About this exercise
Can you restate the records below word for word?

*** Opening Materials provided ***

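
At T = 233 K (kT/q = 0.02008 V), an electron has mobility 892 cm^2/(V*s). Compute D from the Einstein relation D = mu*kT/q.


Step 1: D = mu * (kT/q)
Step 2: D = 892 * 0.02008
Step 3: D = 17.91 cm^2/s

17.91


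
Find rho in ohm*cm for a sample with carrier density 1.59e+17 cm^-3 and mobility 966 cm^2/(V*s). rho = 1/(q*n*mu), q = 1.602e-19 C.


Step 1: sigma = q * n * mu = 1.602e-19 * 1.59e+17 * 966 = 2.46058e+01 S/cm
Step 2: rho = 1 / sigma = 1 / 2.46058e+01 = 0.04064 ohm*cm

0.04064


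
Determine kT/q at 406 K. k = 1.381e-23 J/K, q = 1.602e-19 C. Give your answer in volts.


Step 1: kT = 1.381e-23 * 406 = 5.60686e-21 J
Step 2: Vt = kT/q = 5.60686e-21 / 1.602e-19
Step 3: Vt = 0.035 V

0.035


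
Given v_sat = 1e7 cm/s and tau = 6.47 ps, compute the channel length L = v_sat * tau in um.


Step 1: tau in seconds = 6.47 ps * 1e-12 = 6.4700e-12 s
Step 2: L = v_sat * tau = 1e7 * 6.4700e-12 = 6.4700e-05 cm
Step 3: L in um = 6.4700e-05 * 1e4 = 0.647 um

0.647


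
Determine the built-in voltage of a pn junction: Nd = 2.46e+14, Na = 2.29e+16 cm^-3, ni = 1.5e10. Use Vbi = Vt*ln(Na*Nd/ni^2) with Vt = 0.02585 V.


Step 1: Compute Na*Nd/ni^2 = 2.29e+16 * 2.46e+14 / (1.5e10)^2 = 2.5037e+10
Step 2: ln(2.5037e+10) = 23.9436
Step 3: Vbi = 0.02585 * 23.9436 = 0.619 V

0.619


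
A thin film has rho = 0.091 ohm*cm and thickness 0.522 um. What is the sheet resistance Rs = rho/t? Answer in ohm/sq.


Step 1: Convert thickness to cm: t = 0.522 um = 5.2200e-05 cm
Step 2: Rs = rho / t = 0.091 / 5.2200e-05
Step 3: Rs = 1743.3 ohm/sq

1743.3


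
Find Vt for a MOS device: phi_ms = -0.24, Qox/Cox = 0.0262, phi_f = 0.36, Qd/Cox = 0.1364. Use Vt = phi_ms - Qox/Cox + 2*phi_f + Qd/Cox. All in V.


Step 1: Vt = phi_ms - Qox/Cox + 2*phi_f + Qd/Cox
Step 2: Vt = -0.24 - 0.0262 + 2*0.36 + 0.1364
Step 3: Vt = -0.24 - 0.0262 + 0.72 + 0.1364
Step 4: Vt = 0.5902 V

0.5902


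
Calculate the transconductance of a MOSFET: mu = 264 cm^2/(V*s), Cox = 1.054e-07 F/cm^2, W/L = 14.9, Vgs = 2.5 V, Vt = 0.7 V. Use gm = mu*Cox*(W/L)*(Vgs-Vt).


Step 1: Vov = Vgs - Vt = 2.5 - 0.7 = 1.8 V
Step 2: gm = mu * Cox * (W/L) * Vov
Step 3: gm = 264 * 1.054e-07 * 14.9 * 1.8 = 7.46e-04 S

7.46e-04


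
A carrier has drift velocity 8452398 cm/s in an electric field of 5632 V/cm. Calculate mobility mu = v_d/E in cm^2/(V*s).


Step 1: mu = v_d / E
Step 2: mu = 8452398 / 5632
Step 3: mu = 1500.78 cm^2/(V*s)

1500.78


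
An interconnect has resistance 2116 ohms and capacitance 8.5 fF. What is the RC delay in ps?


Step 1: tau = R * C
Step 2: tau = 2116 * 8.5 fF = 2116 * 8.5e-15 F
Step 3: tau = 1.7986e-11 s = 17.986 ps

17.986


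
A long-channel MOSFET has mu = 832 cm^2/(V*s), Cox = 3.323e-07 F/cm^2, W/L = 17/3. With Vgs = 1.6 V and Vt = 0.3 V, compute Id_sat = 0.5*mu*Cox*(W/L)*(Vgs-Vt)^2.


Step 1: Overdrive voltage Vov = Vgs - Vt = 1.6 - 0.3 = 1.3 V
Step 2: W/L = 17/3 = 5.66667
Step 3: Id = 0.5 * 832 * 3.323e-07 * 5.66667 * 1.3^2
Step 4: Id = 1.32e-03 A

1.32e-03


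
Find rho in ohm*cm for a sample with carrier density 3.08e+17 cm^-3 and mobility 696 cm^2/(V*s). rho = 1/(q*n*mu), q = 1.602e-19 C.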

*** Closing Materials provided ***

Task solution
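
At T = 233 K (kT/q = 0.02008 V), an electron has mobility 892 cm^2/(V*s). Compute D from the Einstein relation D = mu*kT/q.


Step 1: D = mu * (kT/q)
Step 2: D = 892 * 0.02008
Step 3: D = 17.91 cm^2/s

17.91


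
Find rho in ohm*cm for a sample with carrier density 1.59e+17 cm^-3 and mobility 966 cm^2/(V*s). rho = 1/(q*n*mu), q = 1.602e-19 C.


Step 1: sigma = q * n * mu = 1.602e-19 * 1.59e+17 * 966 = 2.46058e+01 S/cm
Step 2: rho = 1 / sigma = 1 / 2.46058e+01 = 0.04064 ohm*cm

0.04064


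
Determine kT/q at 406 K. k = 1.381e-23 J/K, q = 1.602e-19 C. Give your answer in volts.


Step 1: kT = 1.381e-23 * 406 = 5.60686e-21 J
Step 2: Vt = kT/q = 5.60686e-21 / 1.602e-19
Step 3: Vt = 0.035 V

0.035


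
Given v_sat = 1e7 cm/s and tau = 6.47 ps, compute the channel length L = v_sat * tau in um.


Step 1: tau in seconds = 6.47 ps * 1e-12 = 6.4700e-12 s
Step 2: L = v_sat * tau = 1e7 * 6.4700e-12 = 6.4700e-05 cm
Step 3: L in um = 6.4700e-05 * 1e4 = 0.647 um

0.647


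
Determine the built-in voltage of a pn junction: Nd = 2.46e+14, Na = 2.29e+16 cm^-3, ni = 1.5e10. Use Vbi = Vt*ln(Na*Nd/ni^2) with Vt = 0.02585 V.


Step 1: Compute Na*Nd/ni^2 = 2.29e+16 * 2.46e+14 / (1.5e10)^2 = 2.5037e+10
Step 2: ln(2.5037e+10) = 23.9436
Step 3: Vbi = 0.02585 * 23.9436 = 0.619 V

0.619


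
A thin film has rho = 0.091 ohm*cm and thickness 0.522 um. What is the sheet resistance Rs = rho/t? Answer in ohm/sq.


Step 1: Convert thickness to cm: t = 0.522 um = 5.2200e-05 cm
Step 2: Rs = rho / t = 0.091 / 5.2200e-05
Step 3: Rs = 1743.3 ohm/sq

1743.3


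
Find Vt for a MOS device: phi_ms = -0.24, Qox/Cox = 0.0262, phi_f = 0.36, Qd/Cox = 0.1364. Use Vt = phi_ms - Qox/Cox + 2*phi_f + Qd/Cox. All in V.


Step 1: Vt = phi_ms - Qox/Cox + 2*phi_f + Qd/Cox
Step 2: Vt = -0.24 - 0.0262 + 2*0.36 + 0.1364
Step 3: Vt = -0.24 - 0.0262 + 0.72 + 0.1364
Step 4: Vt = 0.5902 V

0.5902


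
Calculate the transconductance of a MOSFET: mu = 264 cm^2/(V*s), Cox = 1.054e-07 F/cm^2, W/L = 14.9, Vgs = 2.5 V, Vt = 0.7 V. Use gm = mu*Cox*(W/L)*(Vgs-Vt).


Step 1: Vov = Vgs - Vt = 2.5 - 0.7 = 1.8 V
Step 2: gm = mu * Cox * (W/L) * Vov
Step 3: gm = 264 * 1.054e-07 * 14.9 * 1.8 = 7.46e-04 S

7.46e-04


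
A carrier has drift velocity 8452398 cm/s in an electric field of 5632 V/cm. Calculate mobility mu = v_d/E in cm^2/(V*s).


Step 1: mu = v_d / E
Step 2: mu = 8452398 / 5632
Step 3: mu = 1500.78 cm^2/(V*s)

1500.78


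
An interconnect has resistance 2116 ohms and capacitance 8.5 fF. What is the RC delay in ps?


Step 1: tau = R * C
Step 2: tau = 2116 * 8.5 fF = 2116 * 8.5e-15 F
Step 3: tau = 1.7986e-11 s = 17.986 ps

17.986


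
A long-channel MOSFET has mu = 832 cm^2/(V*s), Cox = 3.323e-07 F/cm^2, W/L = 17/3. With Vgs = 1.6 V and Vt = 0.3 V, compute Id_sat = 0.5*mu*Cox*(W/L)*(Vgs-Vt)^2.


Step 1: Overdrive voltage Vov = Vgs - Vt = 1.6 - 0.3 = 1.3 V
Step 2: W/L = 17/3 = 5.66667
Step 3: Id = 0.5 * 832 * 3.323e-07 * 5.66667 * 1.3^2
Step 4: Id = 1.32e-03 A

1.32e-03


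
Find rho in ohm*cm for a sample with carrier density 3.08e+17 cm^-3 and mobility 696 cm^2/(V*s). rho = 1/(q*n*mu), q = 1.602e-19 C.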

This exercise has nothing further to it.